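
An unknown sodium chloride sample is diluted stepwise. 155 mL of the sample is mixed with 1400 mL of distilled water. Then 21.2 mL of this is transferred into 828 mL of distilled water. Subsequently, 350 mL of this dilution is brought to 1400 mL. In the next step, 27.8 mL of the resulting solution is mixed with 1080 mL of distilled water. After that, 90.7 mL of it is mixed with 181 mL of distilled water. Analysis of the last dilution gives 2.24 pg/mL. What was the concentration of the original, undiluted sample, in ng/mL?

Overall dilution factor = 10.03 × 40.06 × 4 × 39.85 × 2.996 = 1.92 × 10⁵.
Original = 2.24 pg/mL × 1.92 × 10⁵ = 4.30 × 10⁵ pg/mL = 430 ng/mL.

430 ng/mL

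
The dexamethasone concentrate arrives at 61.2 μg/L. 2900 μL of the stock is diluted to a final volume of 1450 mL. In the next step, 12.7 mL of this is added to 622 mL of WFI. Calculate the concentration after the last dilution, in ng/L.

2.45 ng/L

Overall dilution factor = 500 × 49.98 = 2.50 × 10⁴.
61.2 μg/L / 2.50 × 10⁴ = 2.45 × 10⁻³ μg/L = 2.45 ng/L.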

────────────────

(Task to carry out) Give each entry again, spelled exactly as shown.

(Exercise result)
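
An unknown sodium chloride sample is diluted stepwise. 155 mL of the sample is mixed with 1400 mL of distilled water. Then 21.2 mL of this is transferred into 828 mL of distilled water. Subsequently, 350 mL of this dilution is brought to 1400 mL. In the next step, 27.8 mL of the resulting solution is mixed with 1080 mL of distilled water. After that, 90.7 mL of it is mixed with 181 mL of distilled water. Analysis of the last dilution gives 2.24 pg/mL. What was the concentration of the original, undiluted sample, in ng/mL?

Overall dilution factor = 10.03 × 40.06 × 4 × 39.85 × 2.996 = 1.92 × 10⁵.
Original = 2.24 pg/mL × 1.92 × 10⁵ = 4.30 × 10⁵ pg/mL = 430 ng/mL.

430 ng/mL

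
The dexamethasone concentrate arrives at 61.2 μg/L. 2900 μL of the stock is diluted to a final volume of 1450 mL. In the next step, 12.7 mL of this is added to 622 mL of WFI. Calculate the concentration after the last dilution, in ng/L.

2.45 ng/L

Overall dilution factor = 500 × 49.98 = 2.50 × 10⁴.
61.2 μg/L / 2.50 × 10⁴ = 2.45 × 10⁻³ μg/L = 2.45 ng/L.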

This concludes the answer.